▸ **RECORDS TO PROCESS**:

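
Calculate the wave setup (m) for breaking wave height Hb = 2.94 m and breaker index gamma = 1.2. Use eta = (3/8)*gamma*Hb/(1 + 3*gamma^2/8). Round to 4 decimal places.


eta = (3/8) * gamma * Hb / (1 + 3*gamma^2/8)
Numerator = (3/8) * 1.2 * 2.94 = 1.323000
Denominator = 1 + 3*1.2^2/8 = 1 + 0.540000 = 1.540000
eta = 1.323000 / 1.540000
eta = 0.8591 m

0.8591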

▸ **GOAL OF THE EXERCISE**:
Transcribe the whole listing above exactly, leaving nothing out.

▸ **SOLUTION BELOW**:
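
Calculate the wave setup (m) for breaking wave height Hb = 2.94 m and breaker index gamma = 1.2. Use eta = (3/8)*gamma*Hb/(1 + 3*gamma^2/8). Round to 4 decimal places.


eta = (3/8) * gamma * Hb / (1 + 3*gamma^2/8)
Numerator = (3/8) * 1.2 * 2.94 = 1.323000
Denominator = 1 + 3*1.2^2/8 = 1 + 0.540000 = 1.540000
eta = 1.323000 / 1.540000
eta = 0.8591 m

0.8591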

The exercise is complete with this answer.